--- Source information Enclosed Below ---
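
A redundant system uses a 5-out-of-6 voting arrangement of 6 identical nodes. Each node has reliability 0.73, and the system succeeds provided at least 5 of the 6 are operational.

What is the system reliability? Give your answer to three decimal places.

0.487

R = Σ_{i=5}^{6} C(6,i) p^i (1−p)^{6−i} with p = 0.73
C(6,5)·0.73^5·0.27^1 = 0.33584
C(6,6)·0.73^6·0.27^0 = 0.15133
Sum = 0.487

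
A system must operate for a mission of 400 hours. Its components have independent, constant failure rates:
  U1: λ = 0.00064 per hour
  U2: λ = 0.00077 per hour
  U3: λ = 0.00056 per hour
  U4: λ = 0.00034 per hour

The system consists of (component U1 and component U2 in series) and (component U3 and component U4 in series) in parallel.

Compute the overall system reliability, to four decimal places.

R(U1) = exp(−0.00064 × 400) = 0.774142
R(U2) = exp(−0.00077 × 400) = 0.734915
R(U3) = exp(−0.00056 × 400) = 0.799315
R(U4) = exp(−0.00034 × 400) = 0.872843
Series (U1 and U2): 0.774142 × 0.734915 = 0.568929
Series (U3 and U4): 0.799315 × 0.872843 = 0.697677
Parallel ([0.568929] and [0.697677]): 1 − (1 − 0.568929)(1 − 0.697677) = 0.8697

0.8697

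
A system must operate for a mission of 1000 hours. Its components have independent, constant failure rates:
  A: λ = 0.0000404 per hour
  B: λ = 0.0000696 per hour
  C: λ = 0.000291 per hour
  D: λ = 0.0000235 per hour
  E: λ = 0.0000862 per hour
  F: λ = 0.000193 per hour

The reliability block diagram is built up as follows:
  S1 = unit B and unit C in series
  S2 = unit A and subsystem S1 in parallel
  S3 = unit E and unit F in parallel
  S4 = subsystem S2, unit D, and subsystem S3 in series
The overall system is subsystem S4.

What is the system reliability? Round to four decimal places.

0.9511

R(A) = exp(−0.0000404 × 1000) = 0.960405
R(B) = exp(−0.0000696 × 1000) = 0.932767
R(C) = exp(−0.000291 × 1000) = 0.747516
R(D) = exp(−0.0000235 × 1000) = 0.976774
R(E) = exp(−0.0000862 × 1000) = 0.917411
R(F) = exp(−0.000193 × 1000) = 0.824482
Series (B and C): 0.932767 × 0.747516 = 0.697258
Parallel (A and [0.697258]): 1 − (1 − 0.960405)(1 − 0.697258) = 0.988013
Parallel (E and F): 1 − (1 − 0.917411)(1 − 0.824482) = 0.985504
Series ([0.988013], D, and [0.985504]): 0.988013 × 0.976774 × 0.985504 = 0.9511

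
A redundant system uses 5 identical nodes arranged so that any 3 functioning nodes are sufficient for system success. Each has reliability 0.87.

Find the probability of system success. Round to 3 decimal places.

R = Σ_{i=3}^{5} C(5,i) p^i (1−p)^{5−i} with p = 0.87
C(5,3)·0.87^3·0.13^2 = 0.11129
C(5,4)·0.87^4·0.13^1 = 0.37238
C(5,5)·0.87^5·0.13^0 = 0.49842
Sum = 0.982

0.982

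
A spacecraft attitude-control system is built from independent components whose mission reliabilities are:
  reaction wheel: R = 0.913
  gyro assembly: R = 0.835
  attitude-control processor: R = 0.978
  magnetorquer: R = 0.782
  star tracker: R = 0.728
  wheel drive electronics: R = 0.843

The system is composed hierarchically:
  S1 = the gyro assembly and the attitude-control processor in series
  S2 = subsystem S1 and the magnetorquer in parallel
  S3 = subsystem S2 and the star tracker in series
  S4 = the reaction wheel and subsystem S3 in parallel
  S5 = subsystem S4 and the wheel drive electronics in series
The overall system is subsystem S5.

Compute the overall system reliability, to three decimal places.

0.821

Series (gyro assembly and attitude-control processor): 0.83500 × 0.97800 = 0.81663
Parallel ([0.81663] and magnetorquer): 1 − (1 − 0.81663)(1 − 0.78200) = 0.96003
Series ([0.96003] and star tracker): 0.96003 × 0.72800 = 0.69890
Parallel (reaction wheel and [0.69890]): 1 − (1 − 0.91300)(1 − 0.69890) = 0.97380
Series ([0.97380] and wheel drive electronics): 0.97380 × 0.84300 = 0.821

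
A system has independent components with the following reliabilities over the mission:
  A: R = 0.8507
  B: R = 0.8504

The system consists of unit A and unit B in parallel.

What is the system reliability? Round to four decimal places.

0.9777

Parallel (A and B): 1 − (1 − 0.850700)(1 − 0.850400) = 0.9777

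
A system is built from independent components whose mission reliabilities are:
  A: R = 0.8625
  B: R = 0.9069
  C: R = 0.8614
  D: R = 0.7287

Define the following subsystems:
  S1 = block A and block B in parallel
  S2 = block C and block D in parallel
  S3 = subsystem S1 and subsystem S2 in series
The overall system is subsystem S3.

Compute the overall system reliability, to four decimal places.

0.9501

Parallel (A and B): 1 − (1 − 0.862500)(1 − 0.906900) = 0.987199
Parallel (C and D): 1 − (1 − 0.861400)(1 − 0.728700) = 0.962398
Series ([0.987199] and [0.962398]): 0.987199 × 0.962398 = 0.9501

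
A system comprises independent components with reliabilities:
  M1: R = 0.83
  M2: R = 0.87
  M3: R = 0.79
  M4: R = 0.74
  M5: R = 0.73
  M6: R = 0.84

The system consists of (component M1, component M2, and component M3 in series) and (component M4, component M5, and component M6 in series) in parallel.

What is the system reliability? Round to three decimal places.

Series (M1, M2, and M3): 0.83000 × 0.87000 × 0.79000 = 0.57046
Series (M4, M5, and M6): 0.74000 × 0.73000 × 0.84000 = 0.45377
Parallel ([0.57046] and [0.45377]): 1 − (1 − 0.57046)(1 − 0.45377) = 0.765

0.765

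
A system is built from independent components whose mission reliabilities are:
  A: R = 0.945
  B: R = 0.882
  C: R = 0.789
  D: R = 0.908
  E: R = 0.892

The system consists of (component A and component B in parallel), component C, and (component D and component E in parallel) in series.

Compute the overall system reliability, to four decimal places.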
--- End of Enclosed Source information ---
Find all the lines containing "failure" in the material, then copy them.

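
A system must operate for a mission of 400 hours. Its components have independent, constant failure rates:
A system must operate for a mission of 1000 hours. Its components have independent, constant failure rates: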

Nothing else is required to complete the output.